• **Your goal**
Transcribe the closing lines of the listing exactly, starting at the one that contains "Treat the surface" and including the last.

• **Information provided**

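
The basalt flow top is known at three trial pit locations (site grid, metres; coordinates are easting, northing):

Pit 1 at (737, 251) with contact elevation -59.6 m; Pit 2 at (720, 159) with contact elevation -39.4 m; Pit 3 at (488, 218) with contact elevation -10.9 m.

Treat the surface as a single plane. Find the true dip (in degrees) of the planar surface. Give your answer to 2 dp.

14.25°

Two edge vectors: Pit 1→Pit 2 = (-17, -92, 20.2), Pit 1→Pit 3 = (-249, -33, 48.7).
Normal n = (Pit 1→Pit 2) × (Pit 1→Pit 3) = (-3813.8, -4201.9, -22347).
So ∂z/∂easting = −n_x/n_z = −0.17066 and ∂z/∂northing = −n_y/n_z = −0.18803.
Gradient magnitude |∇z| = √(a² + b²) = √(0.02913 + 0.03536) = 0.25393.
True dip = arctan(0.25393) = 14.25°, dipping toward NE (azimuth ≈ 042°).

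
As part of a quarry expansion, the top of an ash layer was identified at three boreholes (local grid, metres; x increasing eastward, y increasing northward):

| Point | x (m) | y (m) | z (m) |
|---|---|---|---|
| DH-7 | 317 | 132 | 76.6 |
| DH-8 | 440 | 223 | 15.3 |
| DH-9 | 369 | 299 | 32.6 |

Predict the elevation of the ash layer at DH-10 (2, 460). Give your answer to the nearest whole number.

155 m

Two edge vectors: DH-7→DH-8 = (123, 91, -61.3), DH-7→DH-9 = (52, 167, -44).
Normal n = (DH-7→DH-8) × (DH-7→DH-9) = (6233.1, 2224.4, 15809).
So ∂z/∂x = −n_x/n_z = −0.39428 and ∂z/∂y = −n_y/n_z = −0.14070.
Intercept c from DH-7: 76.6 + 124.99 + 18.57 = 220.16.
At (2, 460): z = −0.8 − 64.7 + 220.16 = 154.6 m.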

• **Expected answer**
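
Treat the surface as a single plane. Find the true dip (in degrees) of the planar surface. Give your answer to 2 dp.

14.25°

Two edge vectors: Pit 1→Pit 2 = (-17, -92, 20.2), Pit 1→Pit 3 = (-249, -33, 48.7).
Normal n = (Pit 1→Pit 2) × (Pit 1→Pit 3) = (-3813.8, -4201.9, -22347).
So ∂z/∂easting = −n_x/n_z = −0.17066 and ∂z/∂northing = −n_y/n_z = −0.18803.
Gradient magnitude |∇z| = √(a² + b²) = √(0.02913 + 0.03536) = 0.25393.
True dip = arctan(0.25393) = 14.25°, dipping toward NE (azimuth ≈ 042°).

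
As part of a quarry expansion, the top of an ash layer was identified at three boreholes (local grid, metres; x increasing eastward, y increasing northward):

| Point | x (m) | y (m) | z (m) |
|---|---|---|---|
| DH-7 | 317 | 132 | 76.6 |
| DH-8 | 440 | 223 | 15.3 |
| DH-9 | 369 | 299 | 32.6 |

Predict the elevation of the ash layer at DH-10 (2, 460). Give your answer to the nearest whole number.

155 m

Two edge vectors: DH-7→DH-8 = (123, 91, -61.3), DH-7→DH-9 = (52, 167, -44).
Normal n = (DH-7→DH-8) × (DH-7→DH-9) = (6233.1, 2224.4, 15809).
So ∂z/∂x = −n_x/n_z = −0.39428 and ∂z/∂y = −n_y/n_z = −0.14070.
Intercept c from DH-7: 76.6 + 124.99 + 18.57 = 220.16.
At (2, 460): z = −0.8 − 64.7 + 220.16 = 154.6 m.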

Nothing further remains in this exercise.